§ **Work task**
The lines from the start of the records through the one containing "669 | £16.66 | 482 |" are to be transcribed exactly, and nothing else.

Stored data
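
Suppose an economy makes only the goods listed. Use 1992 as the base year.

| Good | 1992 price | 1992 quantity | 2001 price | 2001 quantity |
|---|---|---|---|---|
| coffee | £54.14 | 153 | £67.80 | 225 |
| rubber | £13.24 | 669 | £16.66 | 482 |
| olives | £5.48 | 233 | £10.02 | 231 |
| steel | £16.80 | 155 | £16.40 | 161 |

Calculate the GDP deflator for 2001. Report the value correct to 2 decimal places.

125.32

Nominal GDP 2001 = 67.80·225 + 16.66·482 + 10.02·231 + 16.40·161 = 28240.14.
Real GDP 2001 (at 1992 prices) = 54.14·225 + 13.24·482 + 5.48·231 + 16.80·161 = 22533.86.
Deflator = Nominal/Real × 100 = 28240.14/22533.86 × 100 = 125.323.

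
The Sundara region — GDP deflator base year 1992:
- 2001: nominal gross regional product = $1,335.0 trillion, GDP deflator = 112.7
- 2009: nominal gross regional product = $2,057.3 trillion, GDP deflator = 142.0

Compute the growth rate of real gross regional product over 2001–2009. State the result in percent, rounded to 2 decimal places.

22.31%

Real gross regional product 2001 = 1335.0 / 1.127 = 1184.56.
Real gross regional product 2009 = 2057.3 / 1.420 = 1448.80.
Real growth = 1448.80 / 1184.56 − 1 = 0.2231.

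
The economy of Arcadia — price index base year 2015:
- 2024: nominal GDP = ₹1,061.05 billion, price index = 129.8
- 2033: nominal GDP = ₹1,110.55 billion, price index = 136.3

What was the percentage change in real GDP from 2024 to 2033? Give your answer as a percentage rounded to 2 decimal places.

-0.33%

Real GDP 2024 = 1061.05 / 1.298 = 817.45.
Real GDP 2033 = 1110.55 / 1.363 = 814.78.
Real growth = 814.78 / 817.45 − 1 = -0.0033.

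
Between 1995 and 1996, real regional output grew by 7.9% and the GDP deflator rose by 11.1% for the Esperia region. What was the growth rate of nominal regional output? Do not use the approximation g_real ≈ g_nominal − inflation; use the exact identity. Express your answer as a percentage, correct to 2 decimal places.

19.88%

(1 + g_nom) = (1 + g_real)(1 + π) = 1.0790 × 1.1110 = 1.19877.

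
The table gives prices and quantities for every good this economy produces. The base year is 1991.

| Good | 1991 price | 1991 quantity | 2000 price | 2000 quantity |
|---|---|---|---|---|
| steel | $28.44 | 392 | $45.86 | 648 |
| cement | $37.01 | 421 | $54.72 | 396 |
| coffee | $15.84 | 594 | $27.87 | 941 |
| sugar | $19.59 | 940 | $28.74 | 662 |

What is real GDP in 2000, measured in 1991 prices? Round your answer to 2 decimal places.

Real GDP 2000 = Σ (p_1991 × q_2000) = 28.44·648 + 37.01·396 + 15.84·941 + 19.59·662 = 60959.10.

$60959.10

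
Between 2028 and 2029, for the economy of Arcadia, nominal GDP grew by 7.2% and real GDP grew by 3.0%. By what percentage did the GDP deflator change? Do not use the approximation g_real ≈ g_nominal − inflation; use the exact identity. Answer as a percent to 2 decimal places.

(1 + g_nom) = (1 + g_real)(1 + π), so π = 1.0720 / 1.0300 − 1 = 0.04078.

4.08%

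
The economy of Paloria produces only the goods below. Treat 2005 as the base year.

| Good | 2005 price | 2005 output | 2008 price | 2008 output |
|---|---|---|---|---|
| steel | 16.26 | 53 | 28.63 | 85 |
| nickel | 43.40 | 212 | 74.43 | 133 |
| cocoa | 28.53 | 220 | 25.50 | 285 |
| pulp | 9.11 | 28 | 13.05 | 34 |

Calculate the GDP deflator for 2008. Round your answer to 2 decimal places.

128.53

Nominal GDP 2008 = 28.63·85 + 74.43·133 + 25.50·285 + 13.05·34 = 20043.94.
Real GDP 2008 (at 2005 prices) = 16.26·85 + 43.40·133 + 28.53·285 + 9.11·34 = 15595.09.
Deflator = Nominal/Real × 100 = 20043.94/15595.09 × 100 = 128.527.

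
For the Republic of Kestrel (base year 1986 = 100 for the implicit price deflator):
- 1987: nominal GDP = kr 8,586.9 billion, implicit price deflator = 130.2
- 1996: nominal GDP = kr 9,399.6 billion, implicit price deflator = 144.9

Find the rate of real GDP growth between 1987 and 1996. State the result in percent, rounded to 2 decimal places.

-1.64%

Real GDP 1987 = 8586.9 / 1.302 = 6595.16.
Real GDP 1996 = 9399.6 / 1.449 = 6486.96.
Real growth = 6486.96 / 6595.16 − 1 = -0.0164.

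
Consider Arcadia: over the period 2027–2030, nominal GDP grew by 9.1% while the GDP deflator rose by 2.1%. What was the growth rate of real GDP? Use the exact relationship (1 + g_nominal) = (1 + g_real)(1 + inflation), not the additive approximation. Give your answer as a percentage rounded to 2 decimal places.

6.86%

(1 + g_nom) = (1 + g_real)(1 + π), so g_real = 1.0910 / 1.0210 − 1 = 0.06856.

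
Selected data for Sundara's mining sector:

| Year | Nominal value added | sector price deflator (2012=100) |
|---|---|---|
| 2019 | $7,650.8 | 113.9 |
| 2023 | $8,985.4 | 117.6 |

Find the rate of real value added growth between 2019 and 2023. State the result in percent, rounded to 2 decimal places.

13.75%

Deflate each year: 2019 → 7650.8/1.139 = 6717.12; 2023 → 8985.4/1.176 = 7640.65.
So real value added changed by 7640.65/6717.12 − 1 = 0.1375, i.e. 13.75%.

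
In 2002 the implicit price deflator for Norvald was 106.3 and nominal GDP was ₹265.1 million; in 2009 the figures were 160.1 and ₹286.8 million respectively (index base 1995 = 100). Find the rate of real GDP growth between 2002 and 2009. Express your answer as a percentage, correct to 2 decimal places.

-28.17%

Deflate each year: 2002 → 265.1/1.063 = 249.39; 2009 → 286.8/1.601 = 179.14.
So real GDP changed by 179.14/249.39 − 1 = -0.2817, i.e. -28.17%.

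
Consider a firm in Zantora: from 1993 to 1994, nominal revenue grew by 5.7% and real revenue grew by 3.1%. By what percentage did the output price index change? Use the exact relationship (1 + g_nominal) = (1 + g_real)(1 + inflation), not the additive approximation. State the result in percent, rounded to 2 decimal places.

2.52%

(1 + g_nom) = (1 + g_real)(1 + π), so π = 1.0570 / 1.0310 − 1 = 0.02522.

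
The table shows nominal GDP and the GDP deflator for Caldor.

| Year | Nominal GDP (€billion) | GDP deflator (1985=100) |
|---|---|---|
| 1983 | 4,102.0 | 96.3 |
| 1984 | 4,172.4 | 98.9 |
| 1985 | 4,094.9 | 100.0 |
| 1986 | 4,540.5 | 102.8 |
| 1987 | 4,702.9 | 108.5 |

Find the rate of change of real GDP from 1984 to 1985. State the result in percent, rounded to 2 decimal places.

Real GDP 1984 = 4172.4/0.989 = 4218.81.
Real GDP 1985 = 4094.9/1.000 = 4094.90.
Change = 4094.90/4218.81 − 1 = -0.0294.

-2.94%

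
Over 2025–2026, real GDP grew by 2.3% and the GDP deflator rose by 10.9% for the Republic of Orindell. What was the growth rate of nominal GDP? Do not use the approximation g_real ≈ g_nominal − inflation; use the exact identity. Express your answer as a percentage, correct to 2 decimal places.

(1 + g_nom) = (1 + g_real)(1 + π) = 1.0230 × 1.1090 = 1.13451.

13.45%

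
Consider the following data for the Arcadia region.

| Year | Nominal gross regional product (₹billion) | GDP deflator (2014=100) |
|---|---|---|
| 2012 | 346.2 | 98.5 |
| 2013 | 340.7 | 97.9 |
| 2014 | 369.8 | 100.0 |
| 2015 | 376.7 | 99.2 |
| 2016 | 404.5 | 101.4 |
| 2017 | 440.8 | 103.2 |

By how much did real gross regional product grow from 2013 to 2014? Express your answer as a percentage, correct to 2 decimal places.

Real gross regional product 2013 = 340.7/0.979 = 348.01.
Real gross regional product 2014 = 369.8/1.000 = 369.80.
Change = 369.80/348.01 − 1 = 0.0626.

6.26%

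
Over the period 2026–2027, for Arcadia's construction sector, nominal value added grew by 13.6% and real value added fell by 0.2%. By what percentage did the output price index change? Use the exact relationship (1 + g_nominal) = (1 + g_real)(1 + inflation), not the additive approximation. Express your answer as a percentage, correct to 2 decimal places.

13.83%

(1 + g_nom) = (1 + g_real)(1 + π), so π = 1.1360 / 0.9980 − 1 = 0.13828.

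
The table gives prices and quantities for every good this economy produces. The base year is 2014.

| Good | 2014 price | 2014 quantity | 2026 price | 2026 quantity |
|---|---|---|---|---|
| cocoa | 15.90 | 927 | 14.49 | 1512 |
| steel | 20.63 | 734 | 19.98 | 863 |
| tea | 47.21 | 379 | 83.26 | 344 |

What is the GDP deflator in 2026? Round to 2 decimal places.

116.71

Nominal GDP 2026 = 14.49·1512 + 19.98·863 + 83.26·344 = 67793.06.
Real GDP 2026 (at 2014 prices) = 15.90·1512 + 20.63·863 + 47.21·344 = 58084.73.
Deflator = Nominal/Real × 100 = 67793.06/58084.73 × 100 = 116.714.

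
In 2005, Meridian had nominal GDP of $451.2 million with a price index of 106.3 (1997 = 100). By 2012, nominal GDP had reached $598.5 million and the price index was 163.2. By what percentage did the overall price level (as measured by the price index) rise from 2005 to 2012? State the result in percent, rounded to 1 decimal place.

53.5%

Price-level change = 163.2 / 106.3 − 1 = 0.5353.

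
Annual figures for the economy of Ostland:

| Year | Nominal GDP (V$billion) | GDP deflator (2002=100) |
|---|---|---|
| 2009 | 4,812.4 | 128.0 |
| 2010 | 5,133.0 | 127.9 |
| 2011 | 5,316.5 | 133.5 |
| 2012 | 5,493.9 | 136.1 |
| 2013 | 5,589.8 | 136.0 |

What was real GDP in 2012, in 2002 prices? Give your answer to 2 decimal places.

V$4,036.66 billion

Real GDP 2012 = 5493.9 / 1.361 = 4036.66.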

§ **Task result**
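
Suppose an economy makes only the goods listed. Use 1992 as the base year.

| Good | 1992 price | 1992 quantity | 2001 price | 2001 quantity |
|---|---|---|---|---|
| coffee | £54.14 | 153 | £67.80 | 225 |
| rubber | £13.24 | 669 | £16.66 | 482 |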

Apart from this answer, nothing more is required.